━━━━━ Provided records ━━━━━

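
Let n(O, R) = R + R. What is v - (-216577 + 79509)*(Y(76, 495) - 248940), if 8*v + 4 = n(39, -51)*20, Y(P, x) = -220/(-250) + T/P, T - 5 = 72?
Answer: -32415376249927/950 ≈ -3.4121e+10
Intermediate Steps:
T = 77 (T = 5 + 72 = 77)
n(O, R) = 2*R
Y(P, x) = 22/25 + 77/P (Y(P, x) = -220/(-250) + 77/P = -220*(-1/250) + 77/P = 22/25 + 77/P)
v = -511/2 (v = -½ + ((2*(-51))*20)/8 = -½ + (-102*20)/8 = -½ + (⅛)*(-2040) = -½ - 255 = -511/2 ≈ -255.50)
v - (-216577 + 79509)*(Y(76, 495) - 248940) = -511/2 - (-216577 + 79509)*((22/25 + 77/76) - 248940) = -511/2 - (-137068)*((22/25 + 77*(1/76)) - 248940) = -511/2 - (-137068)*((22/25 + 77/76) - 248940) = -511/2 - (-137068)*(3597/1900 - 248940) = -511/2 - (-137068)*(-472982403)/1900 = -511/2 - 1*16207688003601/475 = -511/2 - 16207688003601/475 = -32415376249927/950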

━━━━━

■ **What to work on**: Give back every line above, unchanged.

■ **Task output**:
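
Let n(O, R) = R + R. What is v - (-216577 + 79509)*(Y(76, 495) - 248940), if 8*v + 4 = n(39, -51)*20, Y(P, x) = -220/(-250) + T/P, T - 5 = 72?
Answer: -32415376249927/950 ≈ -3.4121e+10
Intermediate Steps:
T = 77 (T = 5 + 72 = 77)
n(O, R) = 2*R
Y(P, x) = 22/25 + 77/P (Y(P, x) = -220/(-250) + 77/P = -220*(-1/250) + 77/P = 22/25 + 77/P)
v = -511/2 (v = -½ + ((2*(-51))*20)/8 = -½ + (-102*20)/8 = -½ + (⅛)*(-2040) = -½ - 255 = -511/2 ≈ -255.50)
v - (-216577 + 79509)*(Y(76, 495) - 248940) = -511/2 - (-216577 + 79509)*((22/25 + 77/76) - 248940) = -511/2 - (-137068)*((22/25 + 77*(1/76)) - 248940) = -511/2 - (-137068)*((22/25 + 77/76) - 248940) = -511/2 - (-137068)*(3597/1900 - 248940) = -511/2 - (-137068)*(-472982403)/1900 = -511/2 - 1*16207688003601/475 = -511/2 - 16207688003601/475 = -32415376249927/950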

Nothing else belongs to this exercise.